- **Exercise objective**
Would you give the data below back exactly as it reads?

[Saved entries]
────────────────

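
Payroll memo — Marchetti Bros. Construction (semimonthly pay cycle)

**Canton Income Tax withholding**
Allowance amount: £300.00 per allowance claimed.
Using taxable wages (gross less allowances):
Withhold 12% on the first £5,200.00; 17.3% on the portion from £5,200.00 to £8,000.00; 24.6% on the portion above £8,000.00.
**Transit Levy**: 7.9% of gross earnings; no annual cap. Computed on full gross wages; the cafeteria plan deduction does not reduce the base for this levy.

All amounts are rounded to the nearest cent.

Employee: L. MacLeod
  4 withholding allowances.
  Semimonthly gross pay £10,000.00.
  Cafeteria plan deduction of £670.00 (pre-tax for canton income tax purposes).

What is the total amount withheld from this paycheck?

£1,930.38

Canton Income Tax: taxable = £10,000.00 − £670.00 − 4×£300.00 = £8,130.00
  £1,108.40 + 24.6% × (£8,130.00 − £8,000.00) = £1,108.40 + 24.6% × £130.00 = £1,140.38
Transit Levy: 7.9% × £10,000.00 = £790.00
Total: £1,140.38 + £790.00 = £1,930.38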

────────────────

- **Output of the task**
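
Payroll memo — Marchetti Bros. Construction (semimonthly pay cycle)

**Canton Income Tax withholding**
Allowance amount: £300.00 per allowance claimed.
Using taxable wages (gross less allowances):
Withhold 12% on the first £5,200.00; 17.3% on the portion from £5,200.00 to £8,000.00; 24.6% on the portion above £8,000.00.
**Transit Levy**: 7.9% of gross earnings; no annual cap. Computed on full gross wages; the cafeteria plan deduction does not reduce the base for this levy.

All amounts are rounded to the nearest cent.

Employee: L. MacLeod
  4 withholding allowances.
  Semimonthly gross pay £10,000.00.
  Cafeteria plan deduction of £670.00 (pre-tax for canton income tax purposes).

What is the total amount withheld from this paycheck?

£1,930.38

Canton Income Tax: taxable = £10,000.00 − £670.00 − 4×£300.00 = £8,130.00
  £1,108.40 + 24.6% × (£8,130.00 − £8,000.00) = £1,108.40 + 24.6% × £130.00 = £1,140.38
Transit Levy: 7.9% × £10,000.00 = £790.00
Total: £1,140.38 + £790.00 = £1,930.38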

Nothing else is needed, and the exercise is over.